* [WHAT TO DO]
Select from the records below every line that has the word "pair" in it.

* [DATASET EXCERPTS]
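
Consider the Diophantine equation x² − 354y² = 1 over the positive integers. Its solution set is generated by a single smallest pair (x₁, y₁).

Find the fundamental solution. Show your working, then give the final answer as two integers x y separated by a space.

258065 13716

√354 = [18; 1,4,2,2,18,2,2,4,1,36, …], period ℓ=10 (even) → k=9
k=0  a_k=18  p_k/q_k = 18/1
k=1  a_k=1  p_k/q_k = 19/1
…
k=6  a_k=2  p_k/q_k = 19210/1021
k=7  a_k=2  p_k/q_k = 47771/2539
k=8  a_k=4  p_k/q_k = 210294/11177
k=9  a_k=1  p_k/q_k = 258065/13716
(x₁, y₁) = (258065, 13716);  258065² − 354·13716² = 1 ✓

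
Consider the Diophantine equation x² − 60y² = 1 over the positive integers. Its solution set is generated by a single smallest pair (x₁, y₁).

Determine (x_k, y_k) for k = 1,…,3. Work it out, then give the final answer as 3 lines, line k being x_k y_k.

√60 = [7; 1,2,1,14, …], period ℓ=4 (even) → k=3
a_0=7:  p_0=7·1+0=7,  q_0=7·0+1=1
a_1=1:  p_1=1·7+1=8,  q_1=1·1+0=1
a_2=2:  p_2=2·8+7=23,  q_2=2·1+1=3
a_3=1:  p_3=1·23+8=31,  q_3=1·3+1=4
fundamental: x₁=31, y₁=4  (since 961 − 60·16 = 1)
n=2: (31,4)∘(31,4) = (31·31+60·4·4, 31·4+4·31) = (1921,248)
n=3: (1921,248)∘(31,4) = (31·1921+60·4·248, 31·248+4·1921) = (119071,15372)

31 4
1921 248
119071 15372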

* [TASK RESULT]
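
Consider the Diophantine equation x² − 354y² = 1 over the positive integers. Its solution set is generated by a single smallest pair (x₁, y₁).
Consider the Diophantine equation x² − 60y² = 1 over the positive integers. Its solution set is generated by a single smallest pair (x₁, y₁).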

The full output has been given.